_EXERCISE INSTRUCTIONS:_
Set down, word for word, the stretch of lines from the one containing "What is v(-25)*(-2*(-3)" to the end of the records below.

START EXERCISE INPUT

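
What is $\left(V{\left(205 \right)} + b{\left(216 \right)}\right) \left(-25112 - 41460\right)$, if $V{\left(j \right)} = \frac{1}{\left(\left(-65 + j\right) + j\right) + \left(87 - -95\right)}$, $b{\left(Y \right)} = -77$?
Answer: $\frac{158903448}{31} \approx 5.1259 \cdot 10^{6}$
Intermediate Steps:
$V{\left(j \right)} = \frac{1}{117 + 2 j}$ ($V{\left(j \right)} = \frac{1}{\left(-65 + 2 j\right) + \left(87 + 95\right)} = \frac{1}{\left(-65 + 2 j\right) + 182} = \frac{1}{117 + 2 j}$)
$\left(V{\left(205 \right)} + b{\left(216 \right)}\right) \left(-25112 - 41460\right) = \left(\frac{1}{117 + 2 \cdot 205} - 77\right) \left(-25112 - 41460\right) = \left(\frac{1}{117 + 410} - 77\right) \left(-66572\right) = \left(\frac{1}{527} - 77\right) \left(-66572\right) = \left(- \frac{40578}{527}\right) \left(-66572\right) = \frac{158903448}{31}$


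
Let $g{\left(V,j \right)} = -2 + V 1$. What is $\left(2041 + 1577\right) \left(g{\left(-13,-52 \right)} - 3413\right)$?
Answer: $-12402504$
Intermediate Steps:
$g{\left(V,j \right)} = -2 + V$
$\left(2041 + 1577\right) \left(g{\left(-13,-52 \right)} - 3413\right) = \left(2041 + 1577\right) \left(\left(-2 - 13\right) - 3413\right) = 3618 \left(-15 - 3413\right) = 3618 \left(-3428\right) = -12402504$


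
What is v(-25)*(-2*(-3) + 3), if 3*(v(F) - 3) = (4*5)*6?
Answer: 387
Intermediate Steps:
v(F) = 43 (v(F) = 3 + ((4*5)*6)/3 = 3 + (20*6)/3 = 3 + (⅓)*120 = 3 + 40 = 43)
v(-25)*(-2*(-3) + 3) = 43*(-2*(-3) + 3) = 43*(6 + 3) = 43*9 = 387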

END EXERCISE INPUT

_EXERCISE RESPONSE:_
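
What is v(-25)*(-2*(-3) + 3), if 3*(v(F) - 3) = (4*5)*6?
Answer: 387
Intermediate Steps:
v(F) = 43 (v(F) = 3 + ((4*5)*6)/3 = 3 + (20*6)/3 = 3 + (⅓)*120 = 3 + 40 = 43)
v(-25)*(-2*(-3) + 3) = 43*(-2*(-3) + 3) = 43*(6 + 3) = 43*9 = 387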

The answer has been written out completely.